PROBLEM DESCRIPTION ::
Write all of the entries again. Keep them exactly as they are.

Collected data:

▼

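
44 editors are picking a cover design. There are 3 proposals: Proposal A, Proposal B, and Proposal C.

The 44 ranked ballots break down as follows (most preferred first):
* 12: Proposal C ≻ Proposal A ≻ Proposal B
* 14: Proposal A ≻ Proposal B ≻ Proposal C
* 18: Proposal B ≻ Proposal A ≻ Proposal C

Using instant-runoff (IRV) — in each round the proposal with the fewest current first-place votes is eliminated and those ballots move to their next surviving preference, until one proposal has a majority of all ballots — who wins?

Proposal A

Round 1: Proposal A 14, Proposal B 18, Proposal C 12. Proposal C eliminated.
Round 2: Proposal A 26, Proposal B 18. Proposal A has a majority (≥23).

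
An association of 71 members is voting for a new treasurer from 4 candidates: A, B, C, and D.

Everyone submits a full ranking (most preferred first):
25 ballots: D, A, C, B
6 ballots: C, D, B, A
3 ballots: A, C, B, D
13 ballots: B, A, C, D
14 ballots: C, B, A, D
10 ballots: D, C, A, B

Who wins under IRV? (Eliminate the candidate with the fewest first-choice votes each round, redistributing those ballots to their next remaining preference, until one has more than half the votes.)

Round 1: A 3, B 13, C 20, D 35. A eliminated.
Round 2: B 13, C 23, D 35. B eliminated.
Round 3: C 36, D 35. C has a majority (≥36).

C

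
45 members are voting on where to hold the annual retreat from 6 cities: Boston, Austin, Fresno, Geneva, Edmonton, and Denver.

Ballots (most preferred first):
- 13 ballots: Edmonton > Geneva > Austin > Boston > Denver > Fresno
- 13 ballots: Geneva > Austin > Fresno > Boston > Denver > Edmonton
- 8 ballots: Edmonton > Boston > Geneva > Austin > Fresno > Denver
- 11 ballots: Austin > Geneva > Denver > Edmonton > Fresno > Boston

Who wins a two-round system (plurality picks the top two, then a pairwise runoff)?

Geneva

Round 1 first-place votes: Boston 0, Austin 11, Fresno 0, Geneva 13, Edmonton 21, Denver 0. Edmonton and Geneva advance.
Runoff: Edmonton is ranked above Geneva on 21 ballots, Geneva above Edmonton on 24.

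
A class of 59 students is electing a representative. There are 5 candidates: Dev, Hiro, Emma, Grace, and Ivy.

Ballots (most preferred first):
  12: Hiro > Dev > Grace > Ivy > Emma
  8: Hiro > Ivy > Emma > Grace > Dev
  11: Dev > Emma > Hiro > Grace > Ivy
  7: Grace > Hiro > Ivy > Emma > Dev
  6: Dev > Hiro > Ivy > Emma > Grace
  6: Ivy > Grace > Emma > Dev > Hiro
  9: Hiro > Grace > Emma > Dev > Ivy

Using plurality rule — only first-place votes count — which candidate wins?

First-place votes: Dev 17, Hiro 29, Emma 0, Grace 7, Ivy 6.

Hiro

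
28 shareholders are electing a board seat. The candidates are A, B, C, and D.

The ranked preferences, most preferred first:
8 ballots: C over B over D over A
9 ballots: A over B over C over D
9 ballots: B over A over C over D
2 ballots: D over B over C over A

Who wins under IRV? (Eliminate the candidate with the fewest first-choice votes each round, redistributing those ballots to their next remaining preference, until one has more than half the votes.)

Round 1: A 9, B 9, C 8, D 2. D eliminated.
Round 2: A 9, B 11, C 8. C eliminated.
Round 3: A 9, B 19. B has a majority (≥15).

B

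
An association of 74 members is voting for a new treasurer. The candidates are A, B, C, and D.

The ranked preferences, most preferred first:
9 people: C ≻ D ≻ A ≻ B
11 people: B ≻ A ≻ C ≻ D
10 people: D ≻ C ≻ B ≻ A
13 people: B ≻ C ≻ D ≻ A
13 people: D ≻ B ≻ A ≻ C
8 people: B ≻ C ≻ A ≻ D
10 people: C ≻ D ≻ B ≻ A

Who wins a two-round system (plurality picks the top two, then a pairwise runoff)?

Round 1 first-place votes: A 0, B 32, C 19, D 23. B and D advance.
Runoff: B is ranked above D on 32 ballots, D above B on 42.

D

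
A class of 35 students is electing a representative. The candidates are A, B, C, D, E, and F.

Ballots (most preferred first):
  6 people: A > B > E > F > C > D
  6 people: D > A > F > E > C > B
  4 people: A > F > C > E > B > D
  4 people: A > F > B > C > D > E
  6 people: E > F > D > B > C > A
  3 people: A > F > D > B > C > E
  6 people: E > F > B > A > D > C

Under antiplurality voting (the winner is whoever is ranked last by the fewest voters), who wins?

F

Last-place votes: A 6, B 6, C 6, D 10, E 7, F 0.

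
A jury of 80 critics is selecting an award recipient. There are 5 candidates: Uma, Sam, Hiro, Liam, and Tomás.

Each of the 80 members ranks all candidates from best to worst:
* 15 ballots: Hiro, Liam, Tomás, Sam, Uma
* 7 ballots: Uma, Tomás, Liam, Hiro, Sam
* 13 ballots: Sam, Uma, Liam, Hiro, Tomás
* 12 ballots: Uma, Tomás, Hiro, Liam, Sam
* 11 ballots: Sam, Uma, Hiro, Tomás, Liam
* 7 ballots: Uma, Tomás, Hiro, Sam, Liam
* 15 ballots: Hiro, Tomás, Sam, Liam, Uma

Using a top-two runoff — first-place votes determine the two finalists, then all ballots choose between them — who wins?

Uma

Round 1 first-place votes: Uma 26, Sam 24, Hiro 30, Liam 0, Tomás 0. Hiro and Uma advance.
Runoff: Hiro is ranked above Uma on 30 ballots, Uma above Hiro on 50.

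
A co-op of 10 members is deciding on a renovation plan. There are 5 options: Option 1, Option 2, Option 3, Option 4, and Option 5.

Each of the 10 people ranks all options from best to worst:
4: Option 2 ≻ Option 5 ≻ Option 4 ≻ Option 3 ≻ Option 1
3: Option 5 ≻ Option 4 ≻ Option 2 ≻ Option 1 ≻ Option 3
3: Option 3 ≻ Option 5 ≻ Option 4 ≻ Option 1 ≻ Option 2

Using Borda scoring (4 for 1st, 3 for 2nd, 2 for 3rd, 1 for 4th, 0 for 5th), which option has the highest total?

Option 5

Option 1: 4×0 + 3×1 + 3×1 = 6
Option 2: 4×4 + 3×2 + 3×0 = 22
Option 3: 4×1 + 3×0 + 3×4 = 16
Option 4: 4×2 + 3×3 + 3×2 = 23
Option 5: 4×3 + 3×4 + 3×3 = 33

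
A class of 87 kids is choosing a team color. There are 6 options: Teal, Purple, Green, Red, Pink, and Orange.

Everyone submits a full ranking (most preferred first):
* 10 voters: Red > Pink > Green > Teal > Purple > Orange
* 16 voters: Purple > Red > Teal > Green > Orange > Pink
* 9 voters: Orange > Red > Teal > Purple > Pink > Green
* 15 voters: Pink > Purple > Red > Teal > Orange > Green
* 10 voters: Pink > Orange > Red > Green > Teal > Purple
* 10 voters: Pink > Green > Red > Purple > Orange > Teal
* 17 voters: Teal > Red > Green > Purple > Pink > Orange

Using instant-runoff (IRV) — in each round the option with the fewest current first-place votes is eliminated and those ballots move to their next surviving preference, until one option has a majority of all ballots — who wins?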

▲

RESULT OF THE EXERCISE ::
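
44 editors are picking a cover design. There are 3 proposals: Proposal A, Proposal B, and Proposal C.

The 44 ranked ballots break down as follows (most preferred first):
* 12: Proposal C ≻ Proposal A ≻ Proposal B
* 14: Proposal A ≻ Proposal B ≻ Proposal C
* 18: Proposal B ≻ Proposal A ≻ Proposal C

Using instant-runoff (IRV) — in each round the proposal with the fewest current first-place votes is eliminated and those ballots move to their next surviving preference, until one proposal has a majority of all ballots — who wins?

Proposal A

Round 1: Proposal A 14, Proposal B 18, Proposal C 12. Proposal C eliminated.
Round 2: Proposal A 26, Proposal B 18. Proposal A has a majority (≥23).

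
An association of 71 members is voting for a new treasurer from 4 candidates: A, B, C, and D.

Everyone submits a full ranking (most preferred first):
25 ballots: D, A, C, B
6 ballots: C, D, B, A
3 ballots: A, C, B, D
13 ballots: B, A, C, D
14 ballots: C, B, A, D
10 ballots: D, C, A, B

Who wins under IRV? (Eliminate the candidate with the fewest first-choice votes each round, redistributing those ballots to their next remaining preference, until one has more than half the votes.)

Round 1: A 3, B 13, C 20, D 35. A eliminated.
Round 2: B 13, C 23, D 35. B eliminated.
Round 3: C 36, D 35. C has a majority (≥36).

C

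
45 members are voting on where to hold the annual retreat from 6 cities: Boston, Austin, Fresno, Geneva, Edmonton, and Denver.

Ballots (most preferred first):
- 13 ballots: Edmonton > Geneva > Austin > Boston > Denver > Fresno
- 13 ballots: Geneva > Austin > Fresno > Boston > Denver > Edmonton
- 8 ballots: Edmonton > Boston > Geneva > Austin > Fresno > Denver
- 11 ballots: Austin > Geneva > Denver > Edmonton > Fresno > Boston

Who wins a two-round system (plurality picks the top two, then a pairwise runoff)?

Geneva

Round 1 first-place votes: Boston 0, Austin 11, Fresno 0, Geneva 13, Edmonton 21, Denver 0. Edmonton and Geneva advance.
Runoff: Edmonton is ranked above Geneva on 21 ballots, Geneva above Edmonton on 24.

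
A class of 59 students is electing a representative. There are 5 candidates: Dev, Hiro, Emma, Grace, and Ivy.

Ballots (most preferred first):
  12: Hiro > Dev > Grace > Ivy > Emma
  8: Hiro > Ivy > Emma > Grace > Dev
  11: Dev > Emma > Hiro > Grace > Ivy
  7: Grace > Hiro > Ivy > Emma > Dev
  6: Dev > Hiro > Ivy > Emma > Grace
  6: Ivy > Grace > Emma > Dev > Hiro
  9: Hiro > Grace > Emma > Dev > Ivy

Using plurality rule — only first-place votes count — which candidate wins?

First-place votes: Dev 17, Hiro 29, Emma 0, Grace 7, Ivy 6.

Hiro

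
28 shareholders are electing a board seat. The candidates are A, B, C, and D.

The ranked preferences, most preferred first:
8 ballots: C over B over D over A
9 ballots: A over B over C over D
9 ballots: B over A over C over D
2 ballots: D over B over C over A

Who wins under IRV? (Eliminate the candidate with the fewest first-choice votes each round, redistributing those ballots to their next remaining preference, until one has more than half the votes.)

Round 1: A 9, B 9, C 8, D 2. D eliminated.
Round 2: A 9, B 11, C 8. C eliminated.
Round 3: A 9, B 19. B has a majority (≥15).

B

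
An association of 74 members is voting for a new treasurer. The candidates are A, B, C, and D.

The ranked preferences, most preferred first:
9 people: C ≻ D ≻ A ≻ B
11 people: B ≻ A ≻ C ≻ D
10 people: D ≻ C ≻ B ≻ A
13 people: B ≻ C ≻ D ≻ A
13 people: D ≻ B ≻ A ≻ C
8 people: B ≻ C ≻ A ≻ D
10 people: C ≻ D ≻ B ≻ A

Who wins a two-round system (plurality picks the top two, then a pairwise runoff)?

Round 1 first-place votes: A 0, B 32, C 19, D 23. B and D advance.
Runoff: B is ranked above D on 32 ballots, D above B on 42.

D

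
A class of 35 students is electing a representative. The candidates are A, B, C, D, E, and F.

Ballots (most preferred first):
  6 people: A > B > E > F > C > D
  6 people: D > A > F > E > C > B
  4 people: A > F > C > E > B > D
  4 people: A > F > B > C > D > E
  6 people: E > F > D > B > C > A
  3 people: A > F > D > B > C > E
  6 people: E > F > B > A > D > C

Under antiplurality voting (the winner is whoever is ranked last by the fewest voters), who wins?

F

Last-place votes: A 6, B 6, C 6, D 10, E 7, F 0.

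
A jury of 80 critics is selecting an award recipient. There are 5 candidates: Uma, Sam, Hiro, Liam, and Tomás.

Each of the 80 members ranks all candidates from best to worst:
* 15 ballots: Hiro, Liam, Tomás, Sam, Uma
* 7 ballots: Uma, Tomás, Liam, Hiro, Sam
* 13 ballots: Sam, Uma, Liam, Hiro, Tomás
* 12 ballots: Uma, Tomás, Hiro, Liam, Sam
* 11 ballots: Sam, Uma, Hiro, Tomás, Liam
* 7 ballots: Uma, Tomás, Hiro, Sam, Liam
* 15 ballots: Hiro, Tomás, Sam, Liam, Uma

Using a top-two runoff — first-place votes determine the two finalists, then all ballots choose between them — who wins?

Uma

Round 1 first-place votes: Uma 26, Sam 24, Hiro 30, Liam 0, Tomás 0. Hiro and Uma advance.
Runoff: Hiro is ranked above Uma on 30 ballots, Uma above Hiro on 50.

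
A co-op of 10 members is deciding on a renovation plan. There are 5 options: Option 1, Option 2, Option 3, Option 4, and Option 5.

Each of the 10 people ranks all options from best to worst:
4: Option 2 ≻ Option 5 ≻ Option 4 ≻ Option 3 ≻ Option 1
3: Option 5 ≻ Option 4 ≻ Option 2 ≻ Option 1 ≻ Option 3
3: Option 3 ≻ Option 5 ≻ Option 4 ≻ Option 1 ≻ Option 2

Using Borda scoring (4 for 1st, 3 for 2nd, 2 for 3rd, 1 for 4th, 0 for 5th), which option has the highest total?

Option 5

Option 1: 4×0 + 3×1 + 3×1 = 6
Option 2: 4×4 + 3×2 + 3×0 = 22
Option 3: 4×1 + 3×0 + 3×4 = 16
Option 4: 4×2 + 3×3 + 3×2 = 23
Option 5: 4×3 + 3×4 + 3×3 = 33

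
A class of 87 kids is choosing a team color. There are 6 options: Teal, Purple, Green, Red, Pink, and Orange.

Everyone submits a full ranking (most preferred first):
* 10 voters: Red > Pink > Green > Teal > Purple > Orange
* 16 voters: Purple > Red > Teal > Green > Orange > Pink
* 9 voters: Orange > Red > Teal > Purple > Pink > Green
* 15 voters: Pink > Purple > Red > Teal > Orange > Green
* 10 voters: Pink > Orange > Red > Green > Teal > Purple
* 10 voters: Pink > Green > Red > Purple > Orange > Teal
* 17 voters: Teal > Red > Green > Purple > Pink > Orange

Using instant-runoff (IRV) — in each round the option with the fewest current first-place votes is eliminated and those ballots move to their next surviving preference, until one option has a majority of all ballots — who wins?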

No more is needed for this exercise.